Content starts

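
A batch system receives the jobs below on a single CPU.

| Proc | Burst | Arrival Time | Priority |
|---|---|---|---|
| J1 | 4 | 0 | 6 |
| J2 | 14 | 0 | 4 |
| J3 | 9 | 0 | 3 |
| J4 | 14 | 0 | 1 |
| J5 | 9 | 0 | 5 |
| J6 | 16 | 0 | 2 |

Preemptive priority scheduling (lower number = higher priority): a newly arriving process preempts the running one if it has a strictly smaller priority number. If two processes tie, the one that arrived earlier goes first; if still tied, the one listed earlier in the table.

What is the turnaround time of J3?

39

Gantt: | J4 0-14 | J6 14-30 | J3 30-39 | J2 39-53 | J5 53-62 | J1 62-66 |
Completion: J1=66  J2=53  J3=39  J4=14  J5=62  J6=30
Turnaround(J3) = completion − arrival = 39 − 0 = 39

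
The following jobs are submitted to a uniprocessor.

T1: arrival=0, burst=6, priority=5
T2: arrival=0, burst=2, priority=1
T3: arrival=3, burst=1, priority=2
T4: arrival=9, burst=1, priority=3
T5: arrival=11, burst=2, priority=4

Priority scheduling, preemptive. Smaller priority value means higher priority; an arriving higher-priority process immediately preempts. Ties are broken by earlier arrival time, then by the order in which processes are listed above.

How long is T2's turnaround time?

2

Timeline: | T2 0-2 | T1 2-3 | T3 3-4 | T1 4-9 | T4 9-10 | idle 10-11 | T5 11-13 |
Completion: T1=9  T2=2  T3=4  T4=10  T5=13
Turnaround (C−A): T1=9  T2=2  T3=1  T4=1  T5=2
Turnaround(T2) = completion − arrival = 2 − 0 = 2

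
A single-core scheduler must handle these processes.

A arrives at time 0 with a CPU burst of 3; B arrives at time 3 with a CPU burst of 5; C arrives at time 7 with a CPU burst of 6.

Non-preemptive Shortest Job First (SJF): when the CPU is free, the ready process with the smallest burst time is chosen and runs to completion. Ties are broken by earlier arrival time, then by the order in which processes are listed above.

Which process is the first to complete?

Timeline: | A 0-3 | B 3-8 | C 8-14 |
Completion: A=3  B=8  C=14
Turnaround (C−A): A=3  B=5  C=7
Finish order: A → B → C

A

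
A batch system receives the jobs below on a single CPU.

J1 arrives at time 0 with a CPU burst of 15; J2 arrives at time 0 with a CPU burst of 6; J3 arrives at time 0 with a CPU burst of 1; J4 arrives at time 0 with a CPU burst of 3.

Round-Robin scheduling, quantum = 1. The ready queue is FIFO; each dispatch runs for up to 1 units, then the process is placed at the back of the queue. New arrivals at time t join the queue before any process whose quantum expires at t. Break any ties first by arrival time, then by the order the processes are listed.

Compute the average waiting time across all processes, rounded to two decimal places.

Schedule: | J1 0-1 | J2 1-2 | J3 2-3 | J4 3-4 | J1 4-5 | J2 5-6 | J4 6-7 | J1 7-8 | J2 8-9 | J4 9-10 | J1 10-11 | J2 11-12 | J1 12-13 | J2 13-14 | J1 14-15 | J2 15-16 | J1 16-25 |
Completion: J1=25  J2=16  J3=3  J4=10
Turnaround (C−A): J1=25  J2=16  J3=3  J4=10
Waiting times: J1=10, J2=10, J3=2, J4=7
Average waiting = (10+10+2+7) / 4 = 29/4 = 7.25

7.25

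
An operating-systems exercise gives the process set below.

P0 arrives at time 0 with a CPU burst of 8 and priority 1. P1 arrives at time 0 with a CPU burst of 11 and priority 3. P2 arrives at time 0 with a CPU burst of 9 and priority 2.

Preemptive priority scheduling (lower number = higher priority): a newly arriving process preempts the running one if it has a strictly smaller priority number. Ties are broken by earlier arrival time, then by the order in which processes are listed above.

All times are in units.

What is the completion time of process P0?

8

Gantt: | P0 0-8 | P2 8-17 | P1 17-28 |
Completion: P0=8  P1=28  P2=17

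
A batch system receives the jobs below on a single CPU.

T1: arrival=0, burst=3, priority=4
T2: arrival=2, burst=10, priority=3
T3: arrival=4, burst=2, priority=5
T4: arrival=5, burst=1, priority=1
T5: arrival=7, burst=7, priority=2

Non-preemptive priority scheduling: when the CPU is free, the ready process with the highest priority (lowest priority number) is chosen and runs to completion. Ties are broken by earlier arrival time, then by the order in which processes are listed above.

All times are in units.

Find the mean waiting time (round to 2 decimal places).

6.60

Gantt: | T1 0-3 | T2 3-13 | T4 13-14 | T5 14-21 | T3 21-23 |
Completion: T1=3  T2=13  T3=23  T4=14  T5=21
Waiting times: T1=0, T2=1, T3=17, T4=8, T5=7
Average waiting = (0+1+17+8+7) / 5 = 33/5 = 6.60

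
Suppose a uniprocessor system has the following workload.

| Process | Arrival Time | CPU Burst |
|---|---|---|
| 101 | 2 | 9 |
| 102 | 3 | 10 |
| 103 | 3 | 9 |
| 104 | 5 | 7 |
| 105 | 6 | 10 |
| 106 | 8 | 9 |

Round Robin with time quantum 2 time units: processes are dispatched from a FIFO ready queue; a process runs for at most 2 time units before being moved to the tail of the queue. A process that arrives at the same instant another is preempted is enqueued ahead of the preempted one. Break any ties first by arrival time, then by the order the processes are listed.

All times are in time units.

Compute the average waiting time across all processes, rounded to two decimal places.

Timeline: | idle 0-2 | 101 2-4 | 102 4-6 | 103 6-8 | 101 8-10 | 104 10-12 | 105 12-14 | 102 14-16 | 106 16-18 | 103 18-20 | 101 20-22 | 104 22-24 | 105 24-26 | 102 26-28 | 106 28-30 | 103 30-32 | 101 32-34 | 104 34-36 | 105 36-38 | 102 38-40 | 106 40-42 | 103 42-44 | 101 44-45 | 104 45-46 | 105 46-48 | 102 48-50 | 106 50-52 | 103 52-53 | 105 53-55 | 106 55-56 |
Completion: 101=45  102=50  103=53  104=46  105=55  106=56
Turnaround (C−A): 101=43  102=47  103=50  104=41  105=49  106=48
Waiting times: 101=34, 102=37, 103=41, 104=34, 105=39, 106=39
Average waiting = (34+37+41+34+39+39) / 6 = 224/6 = 37.33

37.33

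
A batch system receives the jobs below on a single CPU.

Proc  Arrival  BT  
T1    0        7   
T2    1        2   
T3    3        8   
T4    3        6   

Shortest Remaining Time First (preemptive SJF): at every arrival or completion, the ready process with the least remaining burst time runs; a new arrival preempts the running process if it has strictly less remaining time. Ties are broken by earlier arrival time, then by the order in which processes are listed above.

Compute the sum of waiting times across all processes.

Timeline: | T1 0-1 | T2 1-3 | T1 3-9 | T4 9-15 | T3 15-23 |
Completion: T1=9  T2=3  T3=23  T4=15
Turnaround (C−A): T1=9  T2=2  T3=20  T4=12
Waiting = turnaround − burst: T1=2, T2=0, T3=12, T4=6
Total waiting = 2 + 0 + 12 + 6 = 20

20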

Content ends

What this task involves:
All of the material should be set down exactly as it reads.

Solution to the exercise:
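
A batch system receives the jobs below on a single CPU.

| Proc | Burst | Arrival Time | Priority |
|---|---|---|---|
| J1 | 4 | 0 | 6 |
| J2 | 14 | 0 | 4 |
| J3 | 9 | 0 | 3 |
| J4 | 14 | 0 | 1 |
| J5 | 9 | 0 | 5 |
| J6 | 16 | 0 | 2 |

Preemptive priority scheduling (lower number = higher priority): a newly arriving process preempts the running one if it has a strictly smaller priority number. If two processes tie, the one that arrived earlier goes first; if still tied, the one listed earlier in the table.

What is the turnaround time of J3?

39

Gantt: | J4 0-14 | J6 14-30 | J3 30-39 | J2 39-53 | J5 53-62 | J1 62-66 |
Completion: J1=66  J2=53  J3=39  J4=14  J5=62  J6=30
Turnaround(J3) = completion − arrival = 39 − 0 = 39

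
The following jobs are submitted to a uniprocessor.

T1: arrival=0, burst=6, priority=5
T2: arrival=0, burst=2, priority=1
T3: arrival=3, burst=1, priority=2
T4: arrival=9, burst=1, priority=3
T5: arrival=11, burst=2, priority=4

Priority scheduling, preemptive. Smaller priority value means higher priority; an arriving higher-priority process immediately preempts. Ties are broken by earlier arrival time, then by the order in which processes are listed above.

How long is T2's turnaround time?

2

Timeline: | T2 0-2 | T1 2-3 | T3 3-4 | T1 4-9 | T4 9-10 | idle 10-11 | T5 11-13 |
Completion: T1=9  T2=2  T3=4  T4=10  T5=13
Turnaround (C−A): T1=9  T2=2  T3=1  T4=1  T5=2
Turnaround(T2) = completion − arrival = 2 − 0 = 2

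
A single-core scheduler must handle these processes.

A arrives at time 0 with a CPU burst of 3; B arrives at time 3 with a CPU burst of 5; C arrives at time 7 with a CPU burst of 6.

Non-preemptive Shortest Job First (SJF): when the CPU is free, the ready process with the smallest burst time is chosen and runs to completion. Ties are broken by earlier arrival time, then by the order in which processes are listed above.

Which process is the first to complete?

Timeline: | A 0-3 | B 3-8 | C 8-14 |
Completion: A=3  B=8  C=14
Turnaround (C−A): A=3  B=5  C=7
Finish order: A → B → C

A

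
A batch system receives the jobs below on a single CPU.

J1 arrives at time 0 with a CPU burst of 15; J2 arrives at time 0 with a CPU burst of 6; J3 arrives at time 0 with a CPU burst of 1; J4 arrives at time 0 with a CPU burst of 3.

Round-Robin scheduling, quantum = 1. The ready queue is FIFO; each dispatch runs for up to 1 units, then the process is placed at the back of the queue. New arrivals at time t join the queue before any process whose quantum expires at t. Break any ties first by arrival time, then by the order the processes are listed.

Compute the average waiting time across all processes, rounded to two decimal places.

Schedule: | J1 0-1 | J2 1-2 | J3 2-3 | J4 3-4 | J1 4-5 | J2 5-6 | J4 6-7 | J1 7-8 | J2 8-9 | J4 9-10 | J1 10-11 | J2 11-12 | J1 12-13 | J2 13-14 | J1 14-15 | J2 15-16 | J1 16-25 |
Completion: J1=25  J2=16  J3=3  J4=10
Turnaround (C−A): J1=25  J2=16  J3=3  J4=10
Waiting times: J1=10, J2=10, J3=2, J4=7
Average waiting = (10+10+2+7) / 4 = 29/4 = 7.25

7.25

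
An operating-systems exercise gives the process set below.

P0 arrives at time 0 with a CPU burst of 8 and priority 1. P1 arrives at time 0 with a CPU burst of 11 and priority 3. P2 arrives at time 0 with a CPU burst of 9 and priority 2.

Preemptive priority scheduling (lower number = higher priority): a newly arriving process preempts the running one if it has a strictly smaller priority number. Ties are broken by earlier arrival time, then by the order in which processes are listed above.

All times are in units.

What is the completion time of process P0?

8

Gantt: | P0 0-8 | P2 8-17 | P1 17-28 |
Completion: P0=8  P1=28  P2=17

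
A batch system receives the jobs below on a single CPU.

T1: arrival=0, burst=3, priority=4
T2: arrival=2, burst=10, priority=3
T3: arrival=4, burst=2, priority=5
T4: arrival=5, burst=1, priority=1
T5: arrival=7, burst=7, priority=2

Non-preemptive priority scheduling: when the CPU is free, the ready process with the highest priority (lowest priority number) is chosen and runs to completion. Ties are broken by earlier arrival time, then by the order in which processes are listed above.

All times are in units.

Find the mean waiting time (round to 2 decimal places).

6.60

Gantt: | T1 0-3 | T2 3-13 | T4 13-14 | T5 14-21 | T3 21-23 |
Completion: T1=3  T2=13  T3=23  T4=14  T5=21
Waiting times: T1=0, T2=1, T3=17, T4=8, T5=7
Average waiting = (0+1+17+8+7) / 5 = 33/5 = 6.60

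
Suppose a uniprocessor system has the following workload.

| Process | Arrival Time | CPU Burst |
|---|---|---|
| 101 | 2 | 9 |
| 102 | 3 | 10 |
| 103 | 3 | 9 |
| 104 | 5 | 7 |
| 105 | 6 | 10 |
| 106 | 8 | 9 |

Round Robin with time quantum 2 time units: processes are dispatched from a FIFO ready queue; a process runs for at most 2 time units before being moved to the tail of the queue. A process that arrives at the same instant another is preempted is enqueued ahead of the preempted one. Break any ties first by arrival time, then by the order the processes are listed.

All times are in time units.

Compute the average waiting time across all processes, rounded to two decimal places.

Timeline: | idle 0-2 | 101 2-4 | 102 4-6 | 103 6-8 | 101 8-10 | 104 10-12 | 105 12-14 | 102 14-16 | 106 16-18 | 103 18-20 | 101 20-22 | 104 22-24 | 105 24-26 | 102 26-28 | 106 28-30 | 103 30-32 | 101 32-34 | 104 34-36 | 105 36-38 | 102 38-40 | 106 40-42 | 103 42-44 | 101 44-45 | 104 45-46 | 105 46-48 | 102 48-50 | 106 50-52 | 103 52-53 | 105 53-55 | 106 55-56 |
Completion: 101=45  102=50  103=53  104=46  105=55  106=56
Turnaround (C−A): 101=43  102=47  103=50  104=41  105=49  106=48
Waiting times: 101=34, 102=37, 103=41, 104=34, 105=39, 106=39
Average waiting = (34+37+41+34+39+39) / 6 = 224/6 = 37.33

37.33

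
A batch system receives the jobs below on a single CPU.

Proc  Arrival  BT  
T1    0        7   
T2    1        2   
T3    3        8   
T4    3        6   

Shortest Remaining Time First (preemptive SJF): at every arrival or completion, the ready process with the least remaining burst time runs; a new arrival preempts the running process if it has strictly less remaining time. Ties are broken by earlier arrival time, then by the order in which processes are listed above.

Compute the sum of waiting times across all processes.

Timeline: | T1 0-1 | T2 1-3 | T1 3-9 | T4 9-15 | T3 15-23 |
Completion: T1=9  T2=3  T3=23  T4=15
Turnaround (C−A): T1=9  T2=2  T3=20  T4=12
Waiting = turnaround − burst: T1=2, T2=0, T3=12, T4=6
Total waiting = 2 + 0 + 12 + 6 = 20

20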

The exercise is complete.